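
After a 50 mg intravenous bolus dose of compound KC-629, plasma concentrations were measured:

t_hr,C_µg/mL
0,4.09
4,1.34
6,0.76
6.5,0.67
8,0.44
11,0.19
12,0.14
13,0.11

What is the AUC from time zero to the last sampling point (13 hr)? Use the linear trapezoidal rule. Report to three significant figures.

AUC = 15.4 µg/mL·hr

Trapezoidal AUC_0→13:
  [0→4]: (4.09+1.34)/2 × 4 = 10.86
  [4→6]: (1.34+0.76)/2 × 2 = 2.1
  [6→6.5]: (0.76+0.67)/2 × 0.5 = 0.3575
  [6.5→8]: (0.67+0.44)/2 × 1.5 = 0.8325
  [8→11]: (0.44+0.19)/2 × 3 = 0.945
  [11→12]: (0.19+0.14)/2 × 1 = 0.165
  [12→13]: (0.14+0.11)/2 × 1 = 0.125
  Sum = 15.385 µg/mL·hr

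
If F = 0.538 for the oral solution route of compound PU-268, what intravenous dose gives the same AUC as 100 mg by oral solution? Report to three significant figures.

D_iv = 53.8 mg

Systemic exposure from an extravascular dose = F × D_ev, so the equivalent IV dose is F × D_ev.
D_iv = F × D_ev = 0.538 × 100 = 53.8 mg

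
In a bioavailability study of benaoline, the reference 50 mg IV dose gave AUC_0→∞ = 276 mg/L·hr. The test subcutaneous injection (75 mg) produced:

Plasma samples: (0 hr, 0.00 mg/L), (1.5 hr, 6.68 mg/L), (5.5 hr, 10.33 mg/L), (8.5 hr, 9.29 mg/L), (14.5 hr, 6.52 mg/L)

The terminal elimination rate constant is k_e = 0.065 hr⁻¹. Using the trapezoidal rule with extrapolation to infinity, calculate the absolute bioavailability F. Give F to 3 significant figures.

F = 0.522

Trapezoidal AUC_0→14.5 (subcutaneous injection):
  [0→1.5]: (0.00+6.68)/2 × 1.5 = 5.01
  [1.5→5.5]: (6.68+10.33)/2 × 4 = 34.02
  [5.5→8.5]: (10.33+9.29)/2 × 3 = 29.43
  [8.5→14.5]: (9.29+6.52)/2 × 6 = 47.43
  Sum = 115.89 mg/L·hr
Tail: C_last/k_e = 6.52/0.065 = 100.308
AUC_0→∞ (subcutaneous injection) = 115.89 + 100.308 = 216.198 mg/L·hr
F = (AUC_ev/D_ev)/(AUC_iv/D_iv) = (216.198/75)/(276/50) = 2.88264/5.52 = 0.5222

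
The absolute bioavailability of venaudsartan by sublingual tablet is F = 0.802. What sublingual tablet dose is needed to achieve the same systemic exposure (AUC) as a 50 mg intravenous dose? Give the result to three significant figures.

For equal systemic exposure: F × D_ev = D_iv
D_ev = D_iv / F = 50 / 0.802 = 62.3441 mg

D_sublingual = 62.3 mg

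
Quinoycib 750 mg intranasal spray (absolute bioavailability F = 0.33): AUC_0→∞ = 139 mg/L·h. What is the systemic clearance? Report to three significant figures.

CL = F × Dose / AUC_0→∞
   = 0.33 × 750 / 139 = 1.78058 L/h

CL = 1.78 L/h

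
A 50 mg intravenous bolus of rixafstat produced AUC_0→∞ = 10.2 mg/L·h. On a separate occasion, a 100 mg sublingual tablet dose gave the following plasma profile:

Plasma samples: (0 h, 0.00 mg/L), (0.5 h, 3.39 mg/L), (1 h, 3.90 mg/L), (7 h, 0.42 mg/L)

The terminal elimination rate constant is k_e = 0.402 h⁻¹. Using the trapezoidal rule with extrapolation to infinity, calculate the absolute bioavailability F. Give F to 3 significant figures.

Trapezoidal AUC_0→7 (sublingual tablet):
  [0→0.5]: (0.00+3.39)/2 × 0.5 = 0.8475
  [0.5→1]: (3.39+3.90)/2 × 0.5 = 1.8225
  [1→7]: (3.90+0.42)/2 × 6 = 12.96
  Sum = 15.63 mg/L·h
Tail: C_last/k_e = 0.42/0.402 = 1.045
AUC_0→∞ (sublingual tablet) = 15.63 + 1.045 = 16.675 mg/L·h
F = (AUC_ev/D_ev)/(AUC_iv/D_iv) = (16.675/100)/(10.2/50) = 0.16675/0.204 = 0.8174

F = 0.817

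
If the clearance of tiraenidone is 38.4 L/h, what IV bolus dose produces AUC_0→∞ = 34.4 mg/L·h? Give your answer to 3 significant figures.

Dose_iv = CL × AUC_0→∞
     = 38.4 × 34.4 = 1320.96 mg

Dose = 1320 mg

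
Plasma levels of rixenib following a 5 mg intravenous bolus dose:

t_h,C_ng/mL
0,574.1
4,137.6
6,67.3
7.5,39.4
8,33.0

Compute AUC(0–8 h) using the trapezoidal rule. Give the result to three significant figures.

AUC = 1730 ng/mL·h

Trapezoidal AUC_0→8:
  [0→4]: (574.1+137.6)/2 × 4 = 1423.4
  [4→6]: (137.6+67.3)/2 × 2 = 204.9
  [6→7.5]: (67.3+39.4)/2 × 1.5 = 80.025
  [7.5→8]: (39.4+33.0)/2 × 0.5 = 18.1
  Sum = 1726.425 ng/mL·h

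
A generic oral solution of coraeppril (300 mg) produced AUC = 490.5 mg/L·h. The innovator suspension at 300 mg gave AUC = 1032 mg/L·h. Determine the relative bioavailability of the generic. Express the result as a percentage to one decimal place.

F_rel = (AUC_test/D_test) / (AUC_ref/D_ref)
      = (490.5/300) / (1032/300)
      = 1.635 / 3.44 = 0.4753 = 47.53%

F_rel = 47.5%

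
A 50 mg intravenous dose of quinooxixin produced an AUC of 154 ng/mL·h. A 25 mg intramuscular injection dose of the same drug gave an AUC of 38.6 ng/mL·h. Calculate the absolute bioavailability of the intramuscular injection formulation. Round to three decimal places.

F = (AUC_ev / D_ev) / (AUC_iv / D_iv)
  = (38.6/25) / (154/50)
  = 1.544 / 3.08 = 0.5013

F = 0.501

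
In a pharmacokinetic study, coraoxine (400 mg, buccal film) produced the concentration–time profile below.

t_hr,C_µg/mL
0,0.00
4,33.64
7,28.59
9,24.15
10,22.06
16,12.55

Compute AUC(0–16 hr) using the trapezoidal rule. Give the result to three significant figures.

Trapezoidal AUC_0→16:
  [0→4]: (0.00+33.64)/2 × 4 = 67.28
  [4→7]: (33.64+28.59)/2 × 3 = 93.345
  [7→9]: (28.59+24.15)/2 × 2 = 52.74
  [9→10]: (24.15+22.06)/2 × 1 = 23.105
  [10→16]: (22.06+12.55)/2 × 6 = 103.83
  Sum = 340.3 µg/mL·hr

AUC = 340 µg/mL·hr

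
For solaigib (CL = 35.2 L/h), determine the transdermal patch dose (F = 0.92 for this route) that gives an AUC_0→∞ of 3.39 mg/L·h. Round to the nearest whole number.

Dose = 130 mg

Dose = CL × AUC_0→∞ / F
     = 35.2 × 3.39 / 0.92 = 129.704 mg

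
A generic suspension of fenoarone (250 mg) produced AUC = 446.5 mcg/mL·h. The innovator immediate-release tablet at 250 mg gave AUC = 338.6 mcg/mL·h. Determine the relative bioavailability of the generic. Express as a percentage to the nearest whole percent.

F_rel = (AUC_test/D_test) / (AUC_ref/D_ref)
      = (446.5/250) / (338.6/250)
      = 1.786 / 1.3544 = 1.3187 = 131.87%

F_rel = 132%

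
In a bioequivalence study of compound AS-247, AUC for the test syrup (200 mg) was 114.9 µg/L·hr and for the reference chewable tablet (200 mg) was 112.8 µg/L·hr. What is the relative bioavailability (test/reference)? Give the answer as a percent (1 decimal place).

F_rel = 101.9%

F_rel = (AUC_test/D_test) / (AUC_ref/D_ref)
      = (114.9/200) / (112.8/200)
      = 0.5745 / 0.564 = 1.0186 = 101.86%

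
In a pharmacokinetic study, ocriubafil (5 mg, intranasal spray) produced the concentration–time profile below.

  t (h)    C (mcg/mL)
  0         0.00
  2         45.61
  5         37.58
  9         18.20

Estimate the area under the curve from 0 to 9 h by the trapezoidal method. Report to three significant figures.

AUC = 282 mcg/mL·h

Trapezoidal AUC_0→9:
  [0→2]: (0.00+45.61)/2 × 2 = 45.61
  [2→5]: (45.61+37.58)/2 × 3 = 124.785
  [5→9]: (37.58+18.20)/2 × 4 = 111.56
  Sum = 281.955 mcg/mL·h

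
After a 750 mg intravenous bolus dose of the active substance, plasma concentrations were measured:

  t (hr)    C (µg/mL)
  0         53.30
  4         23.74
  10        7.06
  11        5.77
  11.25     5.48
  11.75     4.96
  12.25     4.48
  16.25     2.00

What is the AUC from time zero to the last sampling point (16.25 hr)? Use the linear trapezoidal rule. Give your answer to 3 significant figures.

Trapezoidal AUC_0→16.25:
  [0→4]: (53.30+23.74)/2 × 4 = 154.08
  [4→10]: (23.74+7.06)/2 × 6 = 92.4
  [10→11]: (7.06+5.77)/2 × 1 = 6.415
  [11→11.25]: (5.77+5.48)/2 × 0.25 = 1.40625
  [11.25→11.75]: (5.48+4.96)/2 × 0.5 = 2.61
  [11.75→12.25]: (4.96+4.48)/2 × 0.5 = 2.36
  [12.25→16.25]: (4.48+2.00)/2 × 4 = 12.96
  Sum = 272.23125 µg/mL·hr

AUC = 272 µg/mL·hr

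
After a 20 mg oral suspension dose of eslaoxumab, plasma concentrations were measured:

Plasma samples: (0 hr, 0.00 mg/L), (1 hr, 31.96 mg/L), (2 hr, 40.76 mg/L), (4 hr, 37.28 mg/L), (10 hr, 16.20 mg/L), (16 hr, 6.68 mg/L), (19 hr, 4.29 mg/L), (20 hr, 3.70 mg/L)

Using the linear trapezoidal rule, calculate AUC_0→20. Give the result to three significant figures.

Trapezoidal AUC_0→20:
  [0→1]: (0.00+31.96)/2 × 1 = 15.98
  [1→2]: (31.96+40.76)/2 × 1 = 36.36
  [2→4]: (40.76+37.28)/2 × 2 = 78.04
  [4→10]: (37.28+16.20)/2 × 6 = 160.44
  [10→16]: (16.20+6.68)/2 × 6 = 68.64
  [16→19]: (6.68+4.29)/2 × 3 = 16.455
  [19→20]: (4.29+3.70)/2 × 1 = 3.995
  Sum = 379.91 mg/L·hr

AUC = 380 mg/L·hr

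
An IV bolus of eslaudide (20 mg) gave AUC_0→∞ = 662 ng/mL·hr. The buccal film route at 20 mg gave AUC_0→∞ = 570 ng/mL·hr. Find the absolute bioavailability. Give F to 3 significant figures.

F = 0.861

F = (AUC_ev / D_ev) / (AUC_iv / D_iv)
  = (570/20) / (662/20)
  = 28.5 / 33.1 = 0.8610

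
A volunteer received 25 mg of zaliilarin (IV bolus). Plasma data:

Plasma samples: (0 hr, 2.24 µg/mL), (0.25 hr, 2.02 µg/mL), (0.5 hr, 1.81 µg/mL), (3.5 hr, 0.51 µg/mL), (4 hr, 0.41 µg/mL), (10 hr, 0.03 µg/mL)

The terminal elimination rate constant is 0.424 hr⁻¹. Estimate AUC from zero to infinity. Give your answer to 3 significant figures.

AUC = 6.11 µg/mL·hr

Trapezoidal AUC_0→10:
  [0→0.25]: (2.24+2.02)/2 × 0.25 = 0.5325
  [0.25→0.5]: (2.02+1.81)/2 × 0.25 = 0.47875
  [0.5→3.5]: (1.81+0.51)/2 × 3 = 3.48
  [3.5→4]: (0.51+0.41)/2 × 0.5 = 0.23
  [4→10]: (0.41+0.03)/2 × 6 = 1.32
  Sum = 6.04125 µg/mL·hr
Extrapolated tail: C_last / k_e = 0.03 / 0.424 = 0.071
AUC_0→∞ = 6.04125 + 0.071 = 6.11225 µg/mL·hr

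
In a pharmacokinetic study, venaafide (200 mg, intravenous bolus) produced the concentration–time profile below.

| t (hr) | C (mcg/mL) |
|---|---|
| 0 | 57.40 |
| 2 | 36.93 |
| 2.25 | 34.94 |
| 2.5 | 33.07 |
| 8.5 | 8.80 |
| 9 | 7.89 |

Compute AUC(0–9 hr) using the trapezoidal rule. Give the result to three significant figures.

Trapezoidal AUC_0→9:
  [0→2]: (57.40+36.93)/2 × 2 = 94.33
  [2→2.25]: (36.93+34.94)/2 × 0.25 = 8.98375
  [2.25→2.5]: (34.94+33.07)/2 × 0.25 = 8.50125
  [2.5→8.5]: (33.07+8.80)/2 × 6 = 125.61
  [8.5→9]: (8.80+7.89)/2 × 0.5 = 4.1725
  Sum = 241.5975 mcg/mL·hr

AUC = 242 mcg/mL·hr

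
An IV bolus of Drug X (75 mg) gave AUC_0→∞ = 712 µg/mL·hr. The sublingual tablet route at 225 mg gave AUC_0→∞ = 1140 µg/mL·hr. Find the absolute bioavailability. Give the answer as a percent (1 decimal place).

F = (AUC_ev / D_ev) / (AUC_iv / D_iv)
  = (1140/225) / (712/75)
  = 5.06667 / 9.49333 = 0.5337
  = 53.37%

F = 53.4%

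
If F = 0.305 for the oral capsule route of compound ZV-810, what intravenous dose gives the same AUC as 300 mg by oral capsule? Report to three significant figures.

D_iv = 91.5 mg

Systemic exposure from an extravascular dose = F × D_ev, so the equivalent IV dose is F × D_ev.
D_iv = F × D_ev = 0.305 × 300 = 91.5 mg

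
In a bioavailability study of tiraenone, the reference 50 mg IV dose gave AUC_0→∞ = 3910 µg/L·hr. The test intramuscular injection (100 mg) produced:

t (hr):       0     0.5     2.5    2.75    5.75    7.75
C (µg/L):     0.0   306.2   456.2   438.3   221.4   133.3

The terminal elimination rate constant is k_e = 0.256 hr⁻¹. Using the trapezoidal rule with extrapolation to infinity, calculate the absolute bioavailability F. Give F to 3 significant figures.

Trapezoidal AUC_0→7.75 (intramuscular injection):
  [0→0.5]: (0.0+306.2)/2 × 0.5 = 76.55
  [0.5→2.5]: (306.2+456.2)/2 × 2 = 762.4
  [2.5→2.75]: (456.2+438.3)/2 × 0.25 = 111.8125
  [2.75→5.75]: (438.3+221.4)/2 × 3 = 989.55
  [5.75→7.75]: (221.4+133.3)/2 × 2 = 354.7
  Sum = 2295.0125 µg/L·hr
Tail: C_last/k_e = 133.3/0.256 = 520.703
AUC_0→∞ (intramuscular injection) = 2295.0125 + 520.703 = 2815.7155 µg/L·hr
F = (AUC_ev/D_ev)/(AUC_iv/D_iv) = (2815.7155/100)/(3910/50) = 28.157155/78.2 = 0.3601

F = 0.360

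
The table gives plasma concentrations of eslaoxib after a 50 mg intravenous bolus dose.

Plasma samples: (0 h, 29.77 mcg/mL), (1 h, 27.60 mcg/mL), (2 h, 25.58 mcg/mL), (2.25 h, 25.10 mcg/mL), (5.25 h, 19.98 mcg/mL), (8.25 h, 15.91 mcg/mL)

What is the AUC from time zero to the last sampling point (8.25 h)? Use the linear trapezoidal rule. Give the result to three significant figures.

AUC = 183 mcg/mL·h

Trapezoidal AUC_0→8.25:
  [0→1]: (29.77+27.60)/2 × 1 = 28.685
  [1→2]: (27.60+25.58)/2 × 1 = 26.59
  [2→2.25]: (25.58+25.10)/2 × 0.25 = 6.335
  [2.25→5.25]: (25.10+19.98)/2 × 3 = 67.62
  [5.25→8.25]: (19.98+15.91)/2 × 3 = 53.835
  Sum = 183.065 mcg/mL·h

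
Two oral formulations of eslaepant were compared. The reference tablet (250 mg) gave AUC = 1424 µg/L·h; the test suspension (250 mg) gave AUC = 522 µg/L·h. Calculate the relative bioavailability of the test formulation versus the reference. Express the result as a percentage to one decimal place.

F_rel = (AUC_test/D_test) / (AUC_ref/D_ref)
      = (522/250) / (1424/250)
      = 2.088 / 5.696 = 0.3666 = 36.66%

F_rel = 36.7%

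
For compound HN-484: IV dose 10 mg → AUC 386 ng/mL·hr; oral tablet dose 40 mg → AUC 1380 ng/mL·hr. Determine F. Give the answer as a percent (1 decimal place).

F = 89.4%

F = (AUC_ev / D_ev) / (AUC_iv / D_iv)
  = (1380/40) / (386/10)
  = 34.5 / 38.6 = 0.8938
  = 89.38%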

- - - -

What to do: Scan the lines above for "After a 750" and for "Plasma samples: (0 hr, 0.00 mg/L), (1 hr, 31.96". Repeat exactly the line holding each of them and every line in between.

Response to this task:
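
After a 750 mg intravenous bolus dose of the active substance, plasma concentrations were measured:

  t (hr)    C (µg/mL)
  0         53.30
  4         23.74
  10        7.06
  11        5.77
  11.25     5.48
  11.75     4.96
  12.25     4.48
  16.25     2.00

What is the AUC from time zero to the last sampling point (16.25 hr)? Use the linear trapezoidal rule. Give your answer to 3 significant figures.

Trapezoidal AUC_0→16.25:
  [0→4]: (53.30+23.74)/2 × 4 = 154.08
  [4→10]: (23.74+7.06)/2 × 6 = 92.4
  [10→11]: (7.06+5.77)/2 × 1 = 6.415
  [11→11.25]: (5.77+5.48)/2 × 0.25 = 1.40625
  [11.25→11.75]: (5.48+4.96)/2 × 0.5 = 2.61
  [11.75→12.25]: (4.96+4.48)/2 × 0.5 = 2.36
  [12.25→16.25]: (4.48+2.00)/2 × 4 = 12.96
  Sum = 272.23125 µg/mL·hr

AUC = 272 µg/mL·hr

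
After a 20 mg oral suspension dose of eslaoxumab, plasma concentrations were measured:

Plasma samples: (0 hr, 0.00 mg/L), (1 hr, 31.96 mg/L), (2 hr, 40.76 mg/L), (4 hr, 37.28 mg/L), (10 hr, 16.20 mg/L), (16 hr, 6.68 mg/L), (19 hr, 4.29 mg/L), (20 hr, 3.70 mg/L)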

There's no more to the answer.